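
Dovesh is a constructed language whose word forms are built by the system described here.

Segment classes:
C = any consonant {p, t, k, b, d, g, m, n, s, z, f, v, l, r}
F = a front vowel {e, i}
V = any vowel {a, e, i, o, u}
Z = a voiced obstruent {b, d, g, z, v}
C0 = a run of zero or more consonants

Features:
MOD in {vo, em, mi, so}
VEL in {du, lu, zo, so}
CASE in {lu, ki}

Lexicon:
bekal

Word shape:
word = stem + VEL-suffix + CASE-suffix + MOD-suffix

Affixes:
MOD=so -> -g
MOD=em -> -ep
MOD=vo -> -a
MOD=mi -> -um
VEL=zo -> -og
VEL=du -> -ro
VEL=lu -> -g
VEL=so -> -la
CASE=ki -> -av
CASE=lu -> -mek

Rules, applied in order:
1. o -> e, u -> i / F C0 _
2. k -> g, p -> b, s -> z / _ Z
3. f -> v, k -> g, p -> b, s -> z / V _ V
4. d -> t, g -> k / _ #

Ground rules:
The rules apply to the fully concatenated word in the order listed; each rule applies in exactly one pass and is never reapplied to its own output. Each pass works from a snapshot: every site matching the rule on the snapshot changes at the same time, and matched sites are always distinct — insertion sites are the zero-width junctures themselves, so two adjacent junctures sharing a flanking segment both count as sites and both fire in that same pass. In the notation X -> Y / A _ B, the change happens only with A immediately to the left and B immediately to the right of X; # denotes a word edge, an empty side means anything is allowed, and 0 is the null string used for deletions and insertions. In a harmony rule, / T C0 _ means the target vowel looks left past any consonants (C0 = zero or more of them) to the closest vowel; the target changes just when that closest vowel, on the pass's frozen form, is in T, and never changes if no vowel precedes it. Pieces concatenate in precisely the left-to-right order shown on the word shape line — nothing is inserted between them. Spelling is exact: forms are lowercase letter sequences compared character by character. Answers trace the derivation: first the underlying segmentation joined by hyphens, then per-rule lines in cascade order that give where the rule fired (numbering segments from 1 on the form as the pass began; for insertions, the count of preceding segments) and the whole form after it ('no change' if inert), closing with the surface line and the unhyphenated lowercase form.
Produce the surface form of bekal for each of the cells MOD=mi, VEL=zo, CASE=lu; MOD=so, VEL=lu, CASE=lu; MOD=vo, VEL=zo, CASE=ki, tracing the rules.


cell MOD=mi, VEL=zo, CASE=lu:
underlying: bekal-og-mek-um
1. o -> e, u -> i / F C0 _: fires at position(s) 11: bekalogmekim
2. k -> g, p -> b, s -> z / _ Z: no change
3. f -> v, k -> g, p -> b, s -> z / V _ V: fires at position(s) 3, 10: begalogmegim
4. d -> t, g -> k / _ #: no change
surface: begalogmegim

cell MOD=so, VEL=lu, CASE=lu:
underlying: bekal-g-mek-g
1. o -> e, u -> i / F C0 _: no change
2. k -> g, p -> b, s -> z / _ Z: fires at position(s) 9: bekalgmegg
3. f -> v, k -> g, p -> b, s -> z / V _ V: fires at position(s) 3: begalgmegg
4. d -> t, g -> k / _ #: fires at position(s) 10: begalgmegk
surface: begalgmegk

cell MOD=vo, VEL=zo, CASE=ki:
underlying: bekal-og-av-a
1. o -> e, u -> i / F C0 _: no change
2. k -> g, p -> b, s -> z / _ Z: no change
3. f -> v, k -> g, p -> b, s -> z / V _ V: fires at position(s) 3: begalogava
4. d -> t, g -> k / _ #: no change
surface: begalogava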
____________
- [Work item]
Only an exact transcription of all the entries will do.

- [Solution to the exercise]
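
Dovesh is a constructed language whose word forms are built by the system described here.

Segment classes:
C = any consonant {p, t, k, b, d, g, m, n, s, z, f, v, l, r}
F = a front vowel {e, i}
V = any vowel {a, e, i, o, u}
Z = a voiced obstruent {b, d, g, z, v}
C0 = a run of zero or more consonants

Features:
MOD in {vo, em, mi, so}
VEL in {du, lu, zo, so}
CASE in {lu, ki}

Lexicon:
bekal

Word shape:
word = stem + VEL-suffix + CASE-suffix + MOD-suffix

Affixes:
MOD=so -> -g
MOD=em -> -ep
MOD=vo -> -a
MOD=mi -> -um
VEL=zo -> -og
VEL=du -> -ro
VEL=lu -> -g
VEL=so -> -la
CASE=ki -> -av
CASE=lu -> -mek

Rules, applied in order:
1. o -> e, u -> i / F C0 _
2. k -> g, p -> b, s -> z / _ Z
3. f -> v, k -> g, p -> b, s -> z / V _ V
4. d -> t, g -> k / _ #

Ground rules:
The rules apply to the fully concatenated word in the order listed; each rule applies in exactly one pass and is never reapplied to its own output. Each pass works from a snapshot: every site matching the rule on the snapshot changes at the same time, and matched sites are always distinct — insertion sites are the zero-width junctures themselves, so two adjacent junctures sharing a flanking segment both count as sites and both fire in that same pass. In the notation X -> Y / A _ B, the change happens only with A immediately to the left and B immediately to the right of X; # denotes a word edge, an empty side means anything is allowed, and 0 is the null string used for deletions and insertions. In a harmony rule, / T C0 _ means the target vowel looks left past any consonants (C0 = zero or more of them) to the closest vowel; the target changes just when that closest vowel, on the pass's frozen form, is in T, and never changes if no vowel precedes it. Pieces concatenate in precisely the left-to-right order shown on the word shape line — nothing is inserted between them. Spelling is exact: forms are lowercase letter sequences compared character by character. Answers trace the derivation: first the underlying segmentation joined by hyphens, then per-rule lines in cascade order that give where the rule fired (numbering segments from 1 on the form as the pass began; for insertions, the count of preceding segments) and the whole form after it ('no change' if inert), closing with the surface line and the unhyphenated lowercase form.
Produce the surface form of bekal for each of the cells MOD=mi, VEL=zo, CASE=lu; MOD=so, VEL=lu, CASE=lu; MOD=vo, VEL=zo, CASE=ki, tracing the rules.


cell MOD=mi, VEL=zo, CASE=lu:
underlying: bekal-og-mek-um
1. o -> e, u -> i / F C0 _: fires at position(s) 11: bekalogmekim
2. k -> g, p -> b, s -> z / _ Z: no change
3. f -> v, k -> g, p -> b, s -> z / V _ V: fires at position(s) 3, 10: begalogmegim
4. d -> t, g -> k / _ #: no change
surface: begalogmegim

cell MOD=so, VEL=lu, CASE=lu:
underlying: bekal-g-mek-g
1. o -> e, u -> i / F C0 _: no change
2. k -> g, p -> b, s -> z / _ Z: fires at position(s) 9: bekalgmegg
3. f -> v, k -> g, p -> b, s -> z / V _ V: fires at position(s) 3: begalgmegg
4. d -> t, g -> k / _ #: fires at position(s) 10: begalgmegk
surface: begalgmegk

cell MOD=vo, VEL=zo, CASE=ki:
underlying: bekal-og-av-a
1. o -> e, u -> i / F C0 _: no change
2. k -> g, p -> b, s -> z / _ Z: no change
3. f -> v, k -> g, p -> b, s -> z / V _ V: fires at position(s) 3: begalogava
4. d -> t, g -> k / _ #: no change
surface: begalogava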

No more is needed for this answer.